[How to complete this task]
Present the following data again exactly as it is shown.

[Supplied information]

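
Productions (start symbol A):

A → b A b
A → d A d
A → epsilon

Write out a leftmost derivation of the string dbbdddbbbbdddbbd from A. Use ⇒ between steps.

A ⇒ dAd   [A → d A d]
dAd ⇒ dbAbd   [A → b A b]
dbAbd ⇒ dbbAbbd   [A → b A b]
dbbAbbd ⇒ dbbdAdbbd   [A → d A d]
dbbdAdbbd ⇒ dbbddAddbbd   [A → d A d]
dbbddAddbbd ⇒ dbbdddAdddbbd   [A → d A d]
dbbdddAdddbbd ⇒ dbbdddbAbdddbbd   [A → b A b]
dbbdddbAbdddbbd ⇒ dbbdddbbAbbdddbbd   [A → b A b]
dbbdddbbAbbdddbbd ⇒ dbbdddbbbbdddbbd   [A → epsilon]

A ⇒ dAd ⇒ dbAbd ⇒ dbbAbbd ⇒ dbbdAdbbd ⇒ dbbddAddbbd ⇒ dbbdddAdddbbd ⇒ dbbdddbAbdddbbd ⇒ dbbdddbbAbbdddbbd ⇒ dbbdddbbbbdddbbd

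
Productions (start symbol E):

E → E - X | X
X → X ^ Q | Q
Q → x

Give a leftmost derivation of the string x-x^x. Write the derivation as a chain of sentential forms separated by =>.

E => E-X   [E → E - X]
E-X => X-X   [E → X]
X-X => Q-X   [X → Q]
Q-X => x-X   [Q → x]
x-X => x-X^Q   [X → X ^ Q]
x-X^Q => x-Q^Q   [X → Q]
x-Q^Q => x-x^Q   [Q → x]
x-x^Q => x-x^x   [Q → x]

E => E-X => X-X => Q-X => x-X => x-X^Q => x-Q^Q => x-x^Q => x-x^x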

[Answer to this exercise]
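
Productions (start symbol A):

A → b A b
A → d A d
A → epsilon

Write out a leftmost derivation of the string dbbdddbbbbdddbbd from A. Use ⇒ between steps.

A ⇒ dAd   [A → d A d]
dAd ⇒ dbAbd   [A → b A b]
dbAbd ⇒ dbbAbbd   [A → b A b]
dbbAbbd ⇒ dbbdAdbbd   [A → d A d]
dbbdAdbbd ⇒ dbbddAddbbd   [A → d A d]
dbbddAddbbd ⇒ dbbdddAdddbbd   [A → d A d]
dbbdddAdddbbd ⇒ dbbdddbAbdddbbd   [A → b A b]
dbbdddbAbdddbbd ⇒ dbbdddbbAbbdddbbd   [A → b A b]
dbbdddbbAbbdddbbd ⇒ dbbdddbbbbdddbbd   [A → epsilon]

A ⇒ dAd ⇒ dbAbd ⇒ dbbAbbd ⇒ dbbdAdbbd ⇒ dbbddAddbbd ⇒ dbbdddAdddbbd ⇒ dbbdddbAbdddbbd ⇒ dbbdddbbAbbdddbbd ⇒ dbbdddbbbbdddbbd

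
Productions (start symbol E):

E → E - X | X
X → X ^ Q | Q
Q → x

Give a leftmost derivation of the string x-x^x. Write the derivation as a chain of sentential forms separated by =>.

E => E-X   [E → E - X]
E-X => X-X   [E → X]
X-X => Q-X   [X → Q]
Q-X => x-X   [Q → x]
x-X => x-X^Q   [X → X ^ Q]
x-X^Q => x-Q^Q   [X → Q]
x-Q^Q => x-x^Q   [Q → x]
x-x^Q => x-x^x   [Q → x]

E => E-X => X-X => Q-X => x-X => x-X^Q => x-Q^Q => x-x^Q => x-x^x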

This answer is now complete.